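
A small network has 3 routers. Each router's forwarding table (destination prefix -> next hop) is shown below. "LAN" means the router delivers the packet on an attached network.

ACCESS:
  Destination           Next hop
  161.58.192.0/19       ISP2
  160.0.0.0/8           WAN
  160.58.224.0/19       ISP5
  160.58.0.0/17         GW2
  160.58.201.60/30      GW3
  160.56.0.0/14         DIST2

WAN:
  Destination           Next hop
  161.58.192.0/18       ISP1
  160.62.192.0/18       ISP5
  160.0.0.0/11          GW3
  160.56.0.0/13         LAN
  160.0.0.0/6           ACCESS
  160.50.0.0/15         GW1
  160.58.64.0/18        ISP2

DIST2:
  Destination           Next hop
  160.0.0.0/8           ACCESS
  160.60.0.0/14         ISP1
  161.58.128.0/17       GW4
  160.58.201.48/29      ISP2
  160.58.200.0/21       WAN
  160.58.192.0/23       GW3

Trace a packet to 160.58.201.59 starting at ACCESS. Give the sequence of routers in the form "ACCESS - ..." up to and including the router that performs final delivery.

At ACCESS: longest match for 160.58.201.59 is 160.56.0.0/14 -> DIST2
At DIST2: longest match for 160.58.201.59 is 160.58.200.0/21 -> WAN
At WAN: longest match for 160.58.201.59 is 160.56.0.0/13 -> LAN

ACCESS - DIST2 - WAN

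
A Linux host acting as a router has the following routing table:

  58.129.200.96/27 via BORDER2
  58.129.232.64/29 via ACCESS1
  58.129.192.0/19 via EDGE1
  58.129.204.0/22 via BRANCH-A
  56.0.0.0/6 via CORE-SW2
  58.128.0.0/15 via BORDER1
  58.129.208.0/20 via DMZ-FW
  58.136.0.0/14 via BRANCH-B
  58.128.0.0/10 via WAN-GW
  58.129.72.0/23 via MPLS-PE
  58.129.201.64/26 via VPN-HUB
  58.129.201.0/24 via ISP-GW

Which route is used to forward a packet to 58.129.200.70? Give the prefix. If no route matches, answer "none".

Entries matching 58.129.200.70:
  56.0.0.0/6 (56.0.0.0 - 59.255.255.255)
  58.128.0.0/10 (58.128.0.0 - 58.191.255.255)
  58.128.0.0/15 (58.128.0.0 - 58.129.255.255)
  58.129.192.0/19 (58.129.192.0 - 58.129.223.255)
Most specific is 58.129.192.0/19.

58.129.192.0/19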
• • • • • • •
Look through the entries above, and wherever a line holds the string "table", copy it.

▶ [OUTPUT BELOW]
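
A small network has 3 routers. Each router's forwarding table (destination prefix -> next hop) is shown below. "LAN" means the router delivers the packet on an attached network.
A Linux host acting as a router has the following routing table: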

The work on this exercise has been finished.